(Stored data entries)
————————

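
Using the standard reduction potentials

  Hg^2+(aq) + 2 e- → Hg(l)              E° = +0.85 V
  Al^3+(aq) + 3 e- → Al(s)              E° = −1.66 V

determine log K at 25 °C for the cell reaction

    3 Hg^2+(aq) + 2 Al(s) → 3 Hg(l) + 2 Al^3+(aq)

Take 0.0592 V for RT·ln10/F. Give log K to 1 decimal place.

The Hg²⁺/Hg couple is reduced (cathode); E°cell = +0.85 − (−1.66) = +2.51 V with n = 6.
At equilibrium E = 0, so log K = nE°cell / 0.0592 = (6)(+2.51) / 0.0592 = 254.4.

log K = 254.4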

————————

## [WHAT IS REQUIRED]
Copy every record above exactly as it stands.

## [TASK SOLUTION]
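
Using the standard reduction potentials

  Hg^2+(aq) + 2 e- → Hg(l)              E° = +0.85 V
  Al^3+(aq) + 3 e- → Al(s)              E° = −1.66 V

determine log K at 25 °C for the cell reaction

    3 Hg^2+(aq) + 2 Al(s) → 3 Hg(l) + 2 Al^3+(aq)

Take 0.0592 V for RT·ln10/F. Give log K to 1 decimal place.

The Hg²⁺/Hg couple is reduced (cathode); E°cell = +0.85 − (−1.66) = +2.51 V with n = 6.
At equilibrium E = 0, so log K = nE°cell / 0.0592 = (6)(+2.51) / 0.0592 = 254.4.

log K = 254.4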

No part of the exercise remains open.